• Your instructions: Look for the word "itself" in the records, and copy each line where it appears.

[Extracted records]
-- -- --
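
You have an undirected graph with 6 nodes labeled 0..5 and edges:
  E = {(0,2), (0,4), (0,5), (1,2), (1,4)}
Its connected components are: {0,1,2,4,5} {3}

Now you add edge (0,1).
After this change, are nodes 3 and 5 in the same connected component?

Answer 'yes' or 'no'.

Initial components: {0,1,2,4,5} {3}
Adding edge (0,1): both already in same component {0,1,2,4,5}. No change.
New components: {0,1,2,4,5} {3}
Are 3 and 5 in the same component? no

Answer: no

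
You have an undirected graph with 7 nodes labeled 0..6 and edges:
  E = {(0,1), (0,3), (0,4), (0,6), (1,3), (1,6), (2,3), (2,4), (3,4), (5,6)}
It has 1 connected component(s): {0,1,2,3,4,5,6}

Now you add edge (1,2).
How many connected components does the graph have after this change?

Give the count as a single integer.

Answer: 1

Derivation:
Initial component count: 1
Add (1,2): endpoints already in same component. Count unchanged: 1.
New component count: 1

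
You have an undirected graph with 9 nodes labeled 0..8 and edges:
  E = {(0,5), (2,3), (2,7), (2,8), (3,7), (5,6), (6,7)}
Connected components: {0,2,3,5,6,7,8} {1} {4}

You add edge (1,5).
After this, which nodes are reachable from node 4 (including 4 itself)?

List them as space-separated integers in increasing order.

Before: nodes reachable from 4: {4}
Adding (1,5): merges two components, but neither contains 4. Reachability from 4 unchanged.
After: nodes reachable from 4: {4}

Answer: 4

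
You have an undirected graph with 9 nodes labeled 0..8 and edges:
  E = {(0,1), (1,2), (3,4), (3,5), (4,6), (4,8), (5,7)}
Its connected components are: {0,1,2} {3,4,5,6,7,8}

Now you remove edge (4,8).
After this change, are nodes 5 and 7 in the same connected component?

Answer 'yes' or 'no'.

Initial components: {0,1,2} {3,4,5,6,7,8}
Removing edge (4,8): it was a bridge — component count 2 -> 3.
New components: {0,1,2} {3,4,5,6,7} {8}
Are 5 and 7 in the same component? yes

Answer: yes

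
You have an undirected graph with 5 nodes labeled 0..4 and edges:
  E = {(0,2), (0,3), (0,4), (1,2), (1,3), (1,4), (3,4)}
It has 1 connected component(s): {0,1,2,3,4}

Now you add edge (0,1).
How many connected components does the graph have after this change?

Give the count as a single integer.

Answer: 1

Derivation:
Initial component count: 1
Add (0,1): endpoints already in same component. Count unchanged: 1.
New component count: 1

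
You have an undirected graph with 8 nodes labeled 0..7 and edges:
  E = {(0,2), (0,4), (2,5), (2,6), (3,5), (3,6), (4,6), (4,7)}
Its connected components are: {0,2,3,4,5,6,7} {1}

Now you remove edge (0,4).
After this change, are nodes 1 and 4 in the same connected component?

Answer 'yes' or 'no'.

Answer: no

Derivation:
Initial components: {0,2,3,4,5,6,7} {1}
Removing edge (0,4): not a bridge — component count unchanged at 2.
New components: {0,2,3,4,5,6,7} {1}
Are 1 and 4 in the same component? no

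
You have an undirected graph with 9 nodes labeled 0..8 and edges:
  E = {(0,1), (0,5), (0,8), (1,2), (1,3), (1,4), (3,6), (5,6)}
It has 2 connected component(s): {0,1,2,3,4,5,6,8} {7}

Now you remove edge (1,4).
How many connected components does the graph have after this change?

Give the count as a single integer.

Initial component count: 2
Remove (1,4): it was a bridge. Count increases: 2 -> 3.
  After removal, components: {0,1,2,3,5,6,8} {4} {7}
New component count: 3

Answer: 3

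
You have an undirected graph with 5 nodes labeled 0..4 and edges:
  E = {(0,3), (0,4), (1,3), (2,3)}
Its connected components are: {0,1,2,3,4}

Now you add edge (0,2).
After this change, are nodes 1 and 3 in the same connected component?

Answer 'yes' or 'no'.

Initial components: {0,1,2,3,4}
Adding edge (0,2): both already in same component {0,1,2,3,4}. No change.
New components: {0,1,2,3,4}
Are 1 and 3 in the same component? yes

Answer: yes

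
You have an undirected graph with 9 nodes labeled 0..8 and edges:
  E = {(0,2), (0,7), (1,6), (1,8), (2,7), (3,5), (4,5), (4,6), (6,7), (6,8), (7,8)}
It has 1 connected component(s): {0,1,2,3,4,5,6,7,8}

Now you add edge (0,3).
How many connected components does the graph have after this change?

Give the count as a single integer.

Answer: 1

Derivation:
Initial component count: 1
Add (0,3): endpoints already in same component. Count unchanged: 1.
New component count: 1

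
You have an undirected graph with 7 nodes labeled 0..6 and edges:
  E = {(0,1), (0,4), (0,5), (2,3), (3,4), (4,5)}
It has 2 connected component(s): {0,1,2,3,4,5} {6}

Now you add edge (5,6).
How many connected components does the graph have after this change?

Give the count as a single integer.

Answer: 1

Derivation:
Initial component count: 2
Add (5,6): merges two components. Count decreases: 2 -> 1.
New component count: 1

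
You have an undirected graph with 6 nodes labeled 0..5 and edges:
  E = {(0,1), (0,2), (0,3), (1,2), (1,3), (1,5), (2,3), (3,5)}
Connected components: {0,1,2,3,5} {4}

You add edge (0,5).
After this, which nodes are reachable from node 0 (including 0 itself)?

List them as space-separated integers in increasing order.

Before: nodes reachable from 0: {0,1,2,3,5}
Adding (0,5): both endpoints already in same component. Reachability from 0 unchanged.
After: nodes reachable from 0: {0,1,2,3,5}

Answer: 0 1 2 3 5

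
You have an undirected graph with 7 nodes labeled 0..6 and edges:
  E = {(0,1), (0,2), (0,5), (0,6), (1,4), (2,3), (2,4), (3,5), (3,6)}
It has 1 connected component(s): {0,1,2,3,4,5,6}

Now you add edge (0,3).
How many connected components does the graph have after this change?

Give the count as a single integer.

Answer: 1

Derivation:
Initial component count: 1
Add (0,3): endpoints already in same component. Count unchanged: 1.
New component count: 1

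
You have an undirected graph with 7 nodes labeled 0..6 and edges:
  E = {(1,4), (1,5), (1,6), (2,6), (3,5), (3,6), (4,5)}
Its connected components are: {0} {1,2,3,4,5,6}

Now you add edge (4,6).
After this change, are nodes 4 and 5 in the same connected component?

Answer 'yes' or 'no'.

Initial components: {0} {1,2,3,4,5,6}
Adding edge (4,6): both already in same component {1,2,3,4,5,6}. No change.
New components: {0} {1,2,3,4,5,6}
Are 4 and 5 in the same component? yes

Answer: yes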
-- -- --
• Result of this exercise:
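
After this, which nodes are reachable from node 4 (including 4 itself)?
After this, which nodes are reachable from node 0 (including 0 itself)?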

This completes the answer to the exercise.